[Source information]

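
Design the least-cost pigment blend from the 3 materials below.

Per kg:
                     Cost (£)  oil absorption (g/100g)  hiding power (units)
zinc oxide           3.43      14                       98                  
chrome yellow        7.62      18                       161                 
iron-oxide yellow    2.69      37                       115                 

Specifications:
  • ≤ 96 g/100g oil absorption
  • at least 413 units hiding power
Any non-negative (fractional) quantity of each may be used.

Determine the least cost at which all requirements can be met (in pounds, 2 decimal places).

Let x1 = kg of zinc oxide, x2 = kg of chrome yellow, x3 = kg of iron-oxide yellow.
Minimize 3.43x1 + 7.62x2 + 2.69x3 s.t.:
  14x1 + 18x2 + 37x3 ≤ 96   (oil absorption)
  98x1 + 161x2 + 115x3 ≥ 413   (hiding power)
  x1, x2, x3 ≥ 0.
The cheapest feasible vertex uses only zinc oxide, iron-oxide yellow; chrome yellow is not used. The oil absorption and hiding power requirements are met with equality.
So zinc oxide = 2.1037 kg, iron-oxide yellow = 1.7986 kg.
Total cost: 3.43·2.1037 + 2.69·1.7986 = 12.0539.

£12.05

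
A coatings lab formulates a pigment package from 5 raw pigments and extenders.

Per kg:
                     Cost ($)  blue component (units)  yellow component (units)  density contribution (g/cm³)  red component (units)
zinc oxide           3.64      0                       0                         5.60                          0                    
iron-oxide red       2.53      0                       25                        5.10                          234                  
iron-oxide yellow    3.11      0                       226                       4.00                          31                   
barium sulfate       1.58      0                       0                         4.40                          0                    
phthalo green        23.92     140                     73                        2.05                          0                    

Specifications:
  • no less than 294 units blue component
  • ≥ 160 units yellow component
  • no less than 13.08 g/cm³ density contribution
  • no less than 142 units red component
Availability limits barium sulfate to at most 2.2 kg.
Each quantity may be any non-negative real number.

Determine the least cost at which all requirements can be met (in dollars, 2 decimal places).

Treat it as an LP. Let x1 = kg of zinc oxide, x2 = kg of iron-oxide red, x3 = kg of iron-oxide yellow, x4 = kg of barium sulfate, x5 = kg of phthalo green.
min 3.64x1 + 2.53x2 + 3.11x3 + 1.58x4 + 23.92x5 subject to:
  140x5 ≥ 294   (blue component)
  25x2 + 226x3 + 73x5 ≥ 160   (yellow component)
  5.6x1 + 5.1x2 + 4x3 + 4.4x4 + 2.05x5 ≥ 13.08   (density contribution)
  234x2 + 31x3 ≥ 142   (red component)
  x4 ≤ 2.2
  x1, x2, x3, x4, x5 ≥ 0.
At the optimum only iron-oxide red, barium sulfate, phthalo green are positive (zinc oxide, iron-oxide yellow = 0). There the blue component, density contribution, red component constraints are tight.
Solving gives x2 = 0.6068, x4 = 1.291, x5 = 2.1.
Objective = 2.53·0.6068 + 1.58·1.291 + 23.92·2.1 = 53.8070.

$53.81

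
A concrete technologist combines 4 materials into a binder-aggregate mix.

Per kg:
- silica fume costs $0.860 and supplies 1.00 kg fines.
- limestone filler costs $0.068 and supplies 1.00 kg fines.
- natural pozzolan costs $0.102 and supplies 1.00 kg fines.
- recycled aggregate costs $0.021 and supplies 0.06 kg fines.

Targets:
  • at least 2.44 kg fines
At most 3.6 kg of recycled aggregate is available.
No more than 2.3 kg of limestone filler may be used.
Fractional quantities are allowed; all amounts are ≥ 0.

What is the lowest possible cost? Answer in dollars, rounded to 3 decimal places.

$0.171

Let x1 = kg of silica fume, x2 = kg of limestone filler, x3 = kg of natural pozzolan, x4 = kg of recycled aggregate.
Minimise 0.86x1 + 0.068x2 + 0.102x3 + 0.021x4 with:
  1x1 + 1x2 + 1x3 + 0.06x4 ≥ 2.44   (fines)
  x4 ≤ 3.6
  x2 ≤ 2.3
  x1, x2, x3, x4 ≥ 0.
The cheapest feasible vertex uses only limestone filler, natural pozzolan; silica fume, recycled aggregate are not used. The fines and the limestone filler cap requirements are met with equality.
So limestone filler = 2.3 kg, natural pozzolan = 0.14 kg.
Objective = 0.068·2.3 + 0.102·0.14 = 0.17068.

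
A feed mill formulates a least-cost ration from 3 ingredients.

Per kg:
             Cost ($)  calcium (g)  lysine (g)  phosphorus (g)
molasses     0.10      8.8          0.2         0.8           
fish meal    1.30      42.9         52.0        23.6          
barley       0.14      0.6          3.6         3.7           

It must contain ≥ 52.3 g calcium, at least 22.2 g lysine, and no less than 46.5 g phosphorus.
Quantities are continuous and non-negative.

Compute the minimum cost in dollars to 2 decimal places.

$2.12

Let x1 = kg of molasses, x2 = kg of fish meal, x3 = kg of barley.
min 0.1x1 + 1.3x2 + 0.14x3 s.t.:
  8.8x1 + 42.9x2 + 0.6x3 ≥ 52.3   (calcium)
  0.2x1 + 52x2 + 3.6x3 ≥ 22.2   (lysine)
  0.8x1 + 23.6x2 + 3.7x3 ≥ 46.5   (phosphorus)
  x1, x2, x3 ≥ 0.
The optimal basis is {molasses, barley}; fish meal drops out. The calcium and phosphorus requirements are met with equality.
So molasses = 5.162 kg, barley = 11.45 kg.
Cost = 0.1·5.162 + 0.14·11.45 = 2.1192.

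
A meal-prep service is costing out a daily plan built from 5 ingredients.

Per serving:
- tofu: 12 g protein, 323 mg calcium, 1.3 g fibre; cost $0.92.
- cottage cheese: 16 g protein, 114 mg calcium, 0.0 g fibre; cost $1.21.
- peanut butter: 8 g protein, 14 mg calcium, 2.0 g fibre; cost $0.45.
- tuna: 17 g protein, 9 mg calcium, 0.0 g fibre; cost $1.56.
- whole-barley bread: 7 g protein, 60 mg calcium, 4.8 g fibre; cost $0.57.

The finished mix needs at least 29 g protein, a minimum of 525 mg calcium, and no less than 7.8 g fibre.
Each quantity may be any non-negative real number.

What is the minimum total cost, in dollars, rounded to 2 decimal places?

$2.15

This is a linear program. Let x1 = servings of tofu, x2 = servings of cottage cheese, x3 = servings of peanut butter, x4 = servings of tuna, x5 = servings of whole-barley bread.
Minimise 0.92x1 + 1.21x2 + 0.45x3 + 1.56x4 + 0.57x5 with:
  12x1 + 16x2 + 8x3 + 17x4 + 7x5 ≥ 29   (protein)
  323x1 + 114x2 + 14x3 + 9x4 + 60x5 ≥ 525   (calcium)
  1.3x1 + 2x3 + 4.8x5 ≥ 7.8   (fibre)
  x1, x2, x3, x4, x5 ≥ 0.
At the optimum only tofu, peanut butter, whole-barley bread are positive (cottage cheese, tuna = 0). Binding constraints: protein, calcium, fibre.
So tofu = 1.417 servings, peanut butter = 0.6507 servings, whole-barley bread = 0.9701 servings.
Total cost: 0.92·1.417 + 0.45·0.6507 + 0.57·0.9701 = 2.1494.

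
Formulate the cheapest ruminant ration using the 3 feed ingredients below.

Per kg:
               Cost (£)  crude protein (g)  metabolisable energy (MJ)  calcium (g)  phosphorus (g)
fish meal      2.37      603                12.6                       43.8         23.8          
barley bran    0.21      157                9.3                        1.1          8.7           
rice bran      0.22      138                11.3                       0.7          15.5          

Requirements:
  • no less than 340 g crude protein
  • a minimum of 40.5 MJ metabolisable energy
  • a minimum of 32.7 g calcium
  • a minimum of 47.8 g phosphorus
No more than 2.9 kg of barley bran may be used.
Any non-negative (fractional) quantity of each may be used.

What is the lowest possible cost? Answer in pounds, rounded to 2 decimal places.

This is a linear program. Let x1 = kg of fish meal, x2 = kg of barley bran, x3 = kg of rice bran.
min 2.37x1 + 0.21x2 + 0.22x3 with:
  603x1 + 157x2 + 138x3 ≥ 340   (crude protein)
  12.6x1 + 9.3x2 + 11.3x3 ≥ 40.5   (metabolisable energy)
  43.8x1 + 1.1x2 + 0.7x3 ≥ 32.7   (calcium)
  23.8x1 + 8.7x2 + 15.5x3 ≥ 47.8   (phosphorus)
  x2 ≤ 2.9
  x1, x2, x3 ≥ 0.
The cheapest feasible vertex uses only fish meal, rice bran; barley bran is not used. There the metabolisable energy and calcium constraints are tight.
So fish meal = 0.7018 kg, rice bran = 2.802 kg.
Objective = 2.37·0.7018 + 0.22·2.802 = 2.2797.

£2.28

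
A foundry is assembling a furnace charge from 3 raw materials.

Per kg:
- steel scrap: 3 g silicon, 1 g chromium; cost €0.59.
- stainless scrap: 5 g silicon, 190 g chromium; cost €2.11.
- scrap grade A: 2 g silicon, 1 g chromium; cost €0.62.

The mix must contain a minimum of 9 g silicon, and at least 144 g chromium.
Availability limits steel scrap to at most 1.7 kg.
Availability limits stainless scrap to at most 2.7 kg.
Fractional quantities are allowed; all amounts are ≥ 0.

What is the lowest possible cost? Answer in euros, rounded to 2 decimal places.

Let x1 = kg of steel scrap, x2 = kg of stainless scrap, x3 = kg of scrap grade A.
min 0.59x1 + 2.11x2 + 0.62x3 with:
  3x1 + 5x2 + 2x3 ≥ 9   (silicon)
  1x1 + 190x2 + 1x3 ≥ 144   (chromium)
  x1 ≤ 1.7
  x2 ≤ 2.7
  x1, x2, x3 ≥ 0.
The optimal mix uses every input. Binding constraints: silicon, chromium, the steel scrap cap.
So steel scrap = 1.7 kg, stainless scrap = 0.7485 kg, scrap grade A = 0.07867 kg.
Cost = 0.59·1.7 + 2.11·0.7485 + 0.62·0.07867 = 2.6311.

€2.63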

[/Source information]

Would you output, from the records above, exactly the run of lines that starts at the line containing "32.7 g calcium" and ends at the line containing "Availability limits stainless", and only that run?

● Solved exercise:
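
  • a minimum of 32.7 g calcium
  • a minimum of 47.8 g phosphorus
No more than 2.9 kg of barley bran may be used.
Any non-negative (fractional) quantity of each may be used.

What is the lowest possible cost? Answer in pounds, rounded to 2 decimal places.

This is a linear program. Let x1 = kg of fish meal, x2 = kg of barley bran, x3 = kg of rice bran.
min 2.37x1 + 0.21x2 + 0.22x3 with:
  603x1 + 157x2 + 138x3 ≥ 340   (crude protein)
  12.6x1 + 9.3x2 + 11.3x3 ≥ 40.5   (metabolisable energy)
  43.8x1 + 1.1x2 + 0.7x3 ≥ 32.7   (calcium)
  23.8x1 + 8.7x2 + 15.5x3 ≥ 47.8   (phosphorus)
  x2 ≤ 2.9
  x1, x2, x3 ≥ 0.
The cheapest feasible vertex uses only fish meal, rice bran; barley bran is not used. There the metabolisable energy and calcium constraints are tight.
So fish meal = 0.7018 kg, rice bran = 2.802 kg.
Objective = 2.37·0.7018 + 0.22·2.802 = 2.2797.

£2.28

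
A foundry is assembling a furnace charge from 3 raw materials.

Per kg:
- steel scrap: 3 g silicon, 1 g chromium; cost €0.59.
- stainless scrap: 5 g silicon, 190 g chromium; cost €2.11.
- scrap grade A: 2 g silicon, 1 g chromium; cost €0.62.

The mix must contain a minimum of 9 g silicon, and at least 144 g chromium.
Availability limits steel scrap to at most 1.7 kg.
Availability limits stainless scrap to at most 2.7 kg.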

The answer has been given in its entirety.